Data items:
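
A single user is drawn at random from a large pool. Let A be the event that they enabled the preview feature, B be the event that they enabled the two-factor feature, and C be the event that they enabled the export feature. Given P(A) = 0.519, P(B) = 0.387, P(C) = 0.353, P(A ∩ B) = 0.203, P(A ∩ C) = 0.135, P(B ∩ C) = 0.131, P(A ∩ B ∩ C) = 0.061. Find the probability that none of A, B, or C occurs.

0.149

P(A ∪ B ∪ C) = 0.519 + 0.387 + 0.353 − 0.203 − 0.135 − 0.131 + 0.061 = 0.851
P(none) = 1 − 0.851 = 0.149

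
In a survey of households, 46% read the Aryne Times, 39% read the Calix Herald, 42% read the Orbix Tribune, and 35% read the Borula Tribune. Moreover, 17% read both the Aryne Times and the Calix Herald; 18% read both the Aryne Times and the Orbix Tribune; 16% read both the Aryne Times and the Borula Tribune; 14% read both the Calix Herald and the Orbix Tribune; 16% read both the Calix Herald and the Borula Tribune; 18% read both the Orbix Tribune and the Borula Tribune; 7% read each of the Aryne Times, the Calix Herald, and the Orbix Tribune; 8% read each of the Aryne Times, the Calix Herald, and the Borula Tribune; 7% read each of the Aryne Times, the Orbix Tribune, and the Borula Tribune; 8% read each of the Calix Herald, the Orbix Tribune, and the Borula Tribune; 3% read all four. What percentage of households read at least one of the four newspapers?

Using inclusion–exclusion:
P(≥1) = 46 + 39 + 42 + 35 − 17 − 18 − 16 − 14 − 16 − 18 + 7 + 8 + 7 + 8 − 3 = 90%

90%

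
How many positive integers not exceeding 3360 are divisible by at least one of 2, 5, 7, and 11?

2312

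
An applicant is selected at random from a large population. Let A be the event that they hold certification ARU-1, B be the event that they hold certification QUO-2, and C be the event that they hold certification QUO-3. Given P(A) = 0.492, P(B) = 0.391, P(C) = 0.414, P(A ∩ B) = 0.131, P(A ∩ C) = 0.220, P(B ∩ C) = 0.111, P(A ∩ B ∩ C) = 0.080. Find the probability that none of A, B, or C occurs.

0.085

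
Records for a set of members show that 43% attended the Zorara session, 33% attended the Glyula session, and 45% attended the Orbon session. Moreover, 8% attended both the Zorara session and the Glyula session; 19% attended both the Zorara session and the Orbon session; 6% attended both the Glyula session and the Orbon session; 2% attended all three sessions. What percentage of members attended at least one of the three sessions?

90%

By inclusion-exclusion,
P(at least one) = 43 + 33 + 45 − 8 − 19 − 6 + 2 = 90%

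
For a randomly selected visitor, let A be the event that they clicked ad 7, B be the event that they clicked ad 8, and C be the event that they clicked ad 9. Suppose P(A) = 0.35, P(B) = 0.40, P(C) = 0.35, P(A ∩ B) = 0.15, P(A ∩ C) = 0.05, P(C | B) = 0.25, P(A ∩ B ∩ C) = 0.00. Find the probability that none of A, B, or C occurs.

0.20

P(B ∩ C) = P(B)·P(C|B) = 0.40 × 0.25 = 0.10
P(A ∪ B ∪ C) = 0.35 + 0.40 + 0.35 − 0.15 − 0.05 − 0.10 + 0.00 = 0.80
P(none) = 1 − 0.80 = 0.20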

**ACTION ITEM**
Taking the line that contains "For a randomly" as the first, reproduce every line through the end of the entries exactly.

**ANSWER SPACE**
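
For a randomly selected visitor, let A be the event that they clicked ad 7, B be the event that they clicked ad 8, and C be the event that they clicked ad 9. Suppose P(A) = 0.35, P(B) = 0.40, P(C) = 0.35, P(A ∩ B) = 0.15, P(A ∩ C) = 0.05, P(C | B) = 0.25, P(A ∩ B ∩ C) = 0.00. Find the probability that none of A, B, or C occurs.

0.20

P(B ∩ C) = P(B)·P(C|B) = 0.40 × 0.25 = 0.10
P(A ∪ B ∪ C) = 0.35 + 0.40 + 0.35 − 0.15 − 0.05 − 0.10 + 0.00 = 0.80
P(none) = 1 − 0.80 = 0.20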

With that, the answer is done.